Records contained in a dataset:
● ● ● ● ●

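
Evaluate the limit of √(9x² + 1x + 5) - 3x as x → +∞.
As x → +∞: multiply by the conjugate to get (1x+5)/(√(9x²+1x+5)+3x); the denominator ~ 6x, so the limit is 1/6.
Limit = 1/6.

Final answer: 1/6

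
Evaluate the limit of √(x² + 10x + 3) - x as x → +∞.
This is an ∞ − ∞ indeterminate form.
Multiply and divide by the conjugate √(x²+10x + 3) + x; the x² terms cancel, leaving (10x + 3)/(√(x²+10x + 3)+x) → 10/2 = 5.
Limit = 5.

Final answer: 5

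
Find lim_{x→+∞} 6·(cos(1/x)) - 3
Evaluate the dominant behaviour as x → +∞; each term tends to a finite value or vanishes.
Limit = 3.

Final answer: 3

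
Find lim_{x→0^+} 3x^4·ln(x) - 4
The product is a 0·∞ indeterminate form at x → 0⁺.
Rewrite the product as 3·ln(x) / x^(-4) and apply L'Hôpital, or use the standard hierarchy x^(-4) ≫ |ln x| as x → 0⁺.
The indeterminate product → 0, so the limit = -4.

Final answer: -4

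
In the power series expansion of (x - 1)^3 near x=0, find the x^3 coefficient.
Expand to order 3: (x - 1)^3 = x^3 - 3·x^2 + 3·x - 1 + O(x^4).
The coefficient of x^3 is 1.

Final answer: 1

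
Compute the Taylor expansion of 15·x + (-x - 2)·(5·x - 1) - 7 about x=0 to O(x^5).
-5·x^2 + 6·x - 5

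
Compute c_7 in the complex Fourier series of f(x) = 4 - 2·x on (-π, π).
Compute the real Fourier coefficients first: a_7 = 0, b_7 = -4/7.
Then c_7 = (a_7 − i·b_7)/2 = 2·i/7.

Final answer: 2·i/7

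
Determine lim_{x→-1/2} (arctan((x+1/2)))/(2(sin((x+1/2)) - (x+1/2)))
Both numerator and denominator → 0 as x → -1/2; this is a 0/0 indeterminate form.
Expand each to leading order near x = -1/2: numerator ~ (x + 1/2), denominator ~ -(x + 1/2)^3/3.
The limit of the ratio is -∞.

Final answer: -∞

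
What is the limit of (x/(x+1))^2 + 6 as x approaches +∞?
As x → +∞: x/(x+1) = 1/(1 + 1/x) → 1, and the 2nd power of a limit-1 base also → 1; with the additive constant, 1 + 6 = 7.
Limit = 7.

Final answer: 7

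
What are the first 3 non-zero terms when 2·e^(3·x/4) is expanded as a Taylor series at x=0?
9·x^2/16 + 3·x/2 + 2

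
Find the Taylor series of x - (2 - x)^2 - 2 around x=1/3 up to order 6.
-40/9 + 13·(x - 1/3)/3 - (x - 1/3)^2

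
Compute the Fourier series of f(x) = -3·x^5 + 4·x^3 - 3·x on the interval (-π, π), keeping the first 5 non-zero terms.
(-774 - 6·π^4 + 128·π^2)·sin(x) + (-19·π^2 + 63/2 + 3·π^4)·sin(2·x) + (-2·π^4 - 182/27 + 64·π^2/9)·sin(3·x) + (-31·π^2/8 + 189/64 + 3·π^4/2)·sin(4·x) + (-6·π^4/5 - 1134/625 + 64·π^2/25)·sin(5·x)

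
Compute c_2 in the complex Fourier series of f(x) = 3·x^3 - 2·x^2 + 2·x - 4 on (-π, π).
Compute the real Fourier coefficients first: a_2 = -2, b_2 = 5/2 - 3·π^2.
Then c_2 = (a_2 − i·b_2)/2 = -1 - 5·i/4 + 3·i·π^2/2.

Final answer: -1 - 5·i/4 + 3·i·π^2/2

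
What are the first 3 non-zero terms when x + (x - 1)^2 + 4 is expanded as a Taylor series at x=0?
x^2 - x + 5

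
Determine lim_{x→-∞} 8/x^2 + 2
Evaluate the dominant behaviour as x → -∞; each term tends to a finite value or vanishes.
Limit = 2.

Final answer: 2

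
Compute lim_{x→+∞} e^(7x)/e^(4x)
This is an ∞/∞ indeterminate form as x → +∞.
Rewrite e^(7x)/e^(4x) = e^((7−4)x) = e^(3x); the exponent coefficient is 3 > 0 so e^(3x) → ∞.
Limit = ∞.

Final answer: ∞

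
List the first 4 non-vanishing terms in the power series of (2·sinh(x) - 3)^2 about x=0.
-2·x^3 + 4·x^2 - 12·x + 9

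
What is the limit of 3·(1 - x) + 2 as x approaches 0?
Direct substitution at x = 0 gives 5.

Final answer: 5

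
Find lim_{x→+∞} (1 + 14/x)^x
As x → +∞: this is the defining limit (1 + 14/x)^x → e^14.
Limit = e^(14).

Final answer: e^(14)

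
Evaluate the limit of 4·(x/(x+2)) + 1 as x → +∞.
Evaluate the dominant behaviour as x → +∞; each term tends to a finite value or vanishes.
Limit = 5.

Final answer: 5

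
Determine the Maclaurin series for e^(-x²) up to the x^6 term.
-x^6/6 + x^4/2 - x^2 + 1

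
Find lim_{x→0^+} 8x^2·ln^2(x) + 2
The product is a 0·∞ indeterminate form at x → 0⁺.
Rewrite the product as 8·ln^2(x) / x^(-2) and apply L'Hôpital, or use the standard hierarchy x^(-2) ≫ |ln x|^2 as x → 0⁺.
The indeterminate product → 0, so the limit = 2.

Final answer: 2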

● ● ● ● ●

Could you transcribe all of the data exactly as it is given?

Result for this task:
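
Evaluate the limit of √(9x² + 1x + 5) - 3x as x → +∞.
As x → +∞: multiply by the conjugate to get (1x+5)/(√(9x²+1x+5)+3x); the denominator ~ 6x, so the limit is 1/6.
Limit = 1/6.

Final answer: 1/6

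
Evaluate the limit of √(x² + 10x + 3) - x as x → +∞.
This is an ∞ − ∞ indeterminate form.
Multiply and divide by the conjugate √(x²+10x + 3) + x; the x² terms cancel, leaving (10x + 3)/(√(x²+10x + 3)+x) → 10/2 = 5.
Limit = 5.

Final answer: 5

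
Find lim_{x→+∞} 6·(cos(1/x)) - 3
Evaluate the dominant behaviour as x → +∞; each term tends to a finite value or vanishes.
Limit = 3.

Final answer: 3

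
Find lim_{x→0^+} 3x^4·ln(x) - 4
The product is a 0·∞ indeterminate form at x → 0⁺.
Rewrite the product as 3·ln(x) / x^(-4) and apply L'Hôpital, or use the standard hierarchy x^(-4) ≫ |ln x| as x → 0⁺.
The indeterminate product → 0, so the limit = -4.

Final answer: -4

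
In the power series expansion of (x - 1)^3 near x=0, find the x^3 coefficient.
Expand to order 3: (x - 1)^3 = x^3 - 3·x^2 + 3·x - 1 + O(x^4).
The coefficient of x^3 is 1.

Final answer: 1

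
Compute the Taylor expansion of 15·x + (-x - 2)·(5·x - 1) - 7 about x=0 to O(x^5).
-5·x^2 + 6·x - 5

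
Compute c_7 in the complex Fourier series of f(x) = 4 - 2·x on (-π, π).
Compute the real Fourier coefficients first: a_7 = 0, b_7 = -4/7.
Then c_7 = (a_7 − i·b_7)/2 = 2·i/7.

Final answer: 2·i/7

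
Determine lim_{x→-1/2} (arctan((x+1/2)))/(2(sin((x+1/2)) - (x+1/2)))
Both numerator and denominator → 0 as x → -1/2; this is a 0/0 indeterminate form.
Expand each to leading order near x = -1/2: numerator ~ (x + 1/2), denominator ~ -(x + 1/2)^3/3.
The limit of the ratio is -∞.

Final answer: -∞

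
What is the limit of (x/(x+1))^2 + 6 as x approaches +∞?
As x → +∞: x/(x+1) = 1/(1 + 1/x) → 1, and the 2nd power of a limit-1 base also → 1; with the additive constant, 1 + 6 = 7.
Limit = 7.

Final answer: 7

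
What are the first 3 non-zero terms when 2·e^(3·x/4) is expanded as a Taylor series at x=0?
9·x^2/16 + 3·x/2 + 2

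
Find the Taylor series of x - (2 - x)^2 - 2 around x=1/3 up to order 6.
-40/9 + 13·(x - 1/3)/3 - (x - 1/3)^2

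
Compute the Fourier series of f(x) = -3·x^5 + 4·x^3 - 3·x on the interval (-π, π), keeping the first 5 non-zero terms.
(-774 - 6·π^4 + 128·π^2)·sin(x) + (-19·π^2 + 63/2 + 3·π^4)·sin(2·x) + (-2·π^4 - 182/27 + 64·π^2/9)·sin(3·x) + (-31·π^2/8 + 189/64 + 3·π^4/2)·sin(4·x) + (-6·π^4/5 - 1134/625 + 64·π^2/25)·sin(5·x)

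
Compute c_2 in the complex Fourier series of f(x) = 3·x^3 - 2·x^2 + 2·x - 4 on (-π, π).
Compute the real Fourier coefficients first: a_2 = -2, b_2 = 5/2 - 3·π^2.
Then c_2 = (a_2 − i·b_2)/2 = -1 - 5·i/4 + 3·i·π^2/2.

Final answer: -1 - 5·i/4 + 3·i·π^2/2

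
What are the first 3 non-zero terms when x + (x - 1)^2 + 4 is expanded as a Taylor series at x=0?
x^2 - x + 5

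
Determine lim_{x→-∞} 8/x^2 + 2
Evaluate the dominant behaviour as x → -∞; each term tends to a finite value or vanishes.
Limit = 2.

Final answer: 2

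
Compute lim_{x→+∞} e^(7x)/e^(4x)
This is an ∞/∞ indeterminate form as x → +∞.
Rewrite e^(7x)/e^(4x) = e^((7−4)x) = e^(3x); the exponent coefficient is 3 > 0 so e^(3x) → ∞.
Limit = ∞.

Final answer: ∞

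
List the first 4 non-vanishing terms in the power series of (2·sinh(x) - 3)^2 about x=0.
-2·x^3 + 4·x^2 - 12·x + 9

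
What is the limit of 3·(1 - x) + 2 as x approaches 0?
Direct substitution at x = 0 gives 5.

Final answer: 5

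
Find lim_{x→+∞} (1 + 14/x)^x
As x → +∞: this is the defining limit (1 + 14/x)^x → e^14.
Limit = e^(14).

Final answer: e^(14)

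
Evaluate the limit of 4·(x/(x+2)) + 1 as x → +∞.
Evaluate the dominant behaviour as x → +∞; each term tends to a finite value or vanishes.
Limit = 5.

Final answer: 5

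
Determine the Maclaurin series for e^(-x²) up to the x^6 term.
-x^6/6 + x^4/2 - x^2 + 1

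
Find lim_{x→0^+} 8x^2·ln^2(x) + 2
The product is a 0·∞ indeterminate form at x → 0⁺.
Rewrite the product as 8·ln^2(x) / x^(-2) and apply L'Hôpital, or use the standard hierarchy x^(-2) ≫ |ln x|^2 as x → 0⁺.
The indeterminate product → 0, so the limit = 2.

Final answer: 2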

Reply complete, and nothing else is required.